▶ _What you have to do_
Transcribe each record as written.

*** Opening of Input records ***

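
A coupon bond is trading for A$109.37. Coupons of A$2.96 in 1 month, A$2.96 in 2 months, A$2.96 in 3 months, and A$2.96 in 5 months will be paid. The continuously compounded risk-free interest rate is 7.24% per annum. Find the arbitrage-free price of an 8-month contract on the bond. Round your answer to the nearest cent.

A$102.56

PV(coupons) I = 2.96·e^(−0.0724·1/12) + 2.96·e^(−0.0724·2/12) + 2.96·e^(−0.0724·3/12) + 2.96·e^(−0.0724·5/12)
I = 2.9422 + 2.9245 + 2.9069 + 2.8720 = 11.6456
F = (S − I)·e^(rT) = (109.37 − 11.6456) · e^(0.0724·8/12)
= 97.7244 · e^0.048267 = 97.7244 × 1.049451 = A$102.56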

*** Close of Input records ***

▶ _Reply to the exercise_
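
A coupon bond is trading for A$109.37. Coupons of A$2.96 in 1 month, A$2.96 in 2 months, A$2.96 in 3 months, and A$2.96 in 5 months will be paid. The continuously compounded risk-free interest rate is 7.24% per annum. Find the arbitrage-free price of an 8-month contract on the bond. Round your answer to the nearest cent.

A$102.56

PV(coupons) I = 2.96·e^(−0.0724·1/12) + 2.96·e^(−0.0724·2/12) + 2.96·e^(−0.0724·3/12) + 2.96·e^(−0.0724·5/12)
I = 2.9422 + 2.9245 + 2.9069 + 2.8720 = 11.6456
F = (S − I)·e^(rT) = (109.37 − 11.6456) · e^(0.0724·8/12)
= 97.7244 · e^0.048267 = 97.7244 × 1.049451 = A$102.56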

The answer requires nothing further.